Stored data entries
== Segment start ==
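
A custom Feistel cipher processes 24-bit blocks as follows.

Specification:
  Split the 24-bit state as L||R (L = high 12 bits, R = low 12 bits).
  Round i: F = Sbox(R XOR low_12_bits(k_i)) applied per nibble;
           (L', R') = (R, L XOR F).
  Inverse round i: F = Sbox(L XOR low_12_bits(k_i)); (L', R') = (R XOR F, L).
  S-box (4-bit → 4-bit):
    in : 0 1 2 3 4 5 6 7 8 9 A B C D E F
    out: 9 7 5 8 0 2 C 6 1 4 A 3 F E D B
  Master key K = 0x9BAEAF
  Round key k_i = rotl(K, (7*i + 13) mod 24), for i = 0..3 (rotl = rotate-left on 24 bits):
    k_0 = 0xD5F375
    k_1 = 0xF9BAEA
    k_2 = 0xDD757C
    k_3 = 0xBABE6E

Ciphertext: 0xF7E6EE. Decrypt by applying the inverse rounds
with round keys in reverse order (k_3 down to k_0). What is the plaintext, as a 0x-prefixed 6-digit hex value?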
== Segment end ==
- [TRY IT]: Retype every entry, keeping each character as it was.

- [SOLUTION]:
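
A custom Feistel cipher processes 24-bit blocks as follows.

Specification:
  Split the 24-bit state as L||R (L = high 12 bits, R = low 12 bits).
  Round i: F = Sbox(R XOR low_12_bits(k_i)) applied per nibble;
           (L', R') = (R, L XOR F).
  Inverse round i: F = Sbox(L XOR low_12_bits(k_i)); (L', R') = (R XOR F, L).
  S-box (4-bit → 4-bit):
    in : 0 1 2 3 4 5 6 7 8 9 A B C D E F
    out: 9 7 5 8 0 2 C 6 1 4 A 3 F E D B
  Master key K = 0x9BAEAF
  Round key k_i = rotl(K, (7*i + 13) mod 24), for i = 0..3 (rotl = rotate-left on 24 bits):
    k_0 = 0xD5F375
    k_1 = 0xF9BAEA
    k_2 = 0xDD757C
    k_3 = 0xBABE6E

Ciphertext: 0xF7E6EE. Decrypt by applying the inverse rounds
with round keys in reverse order (k_3 down to k_0). What is the plaintext, as a 0x-prefixed 6-digit hex value?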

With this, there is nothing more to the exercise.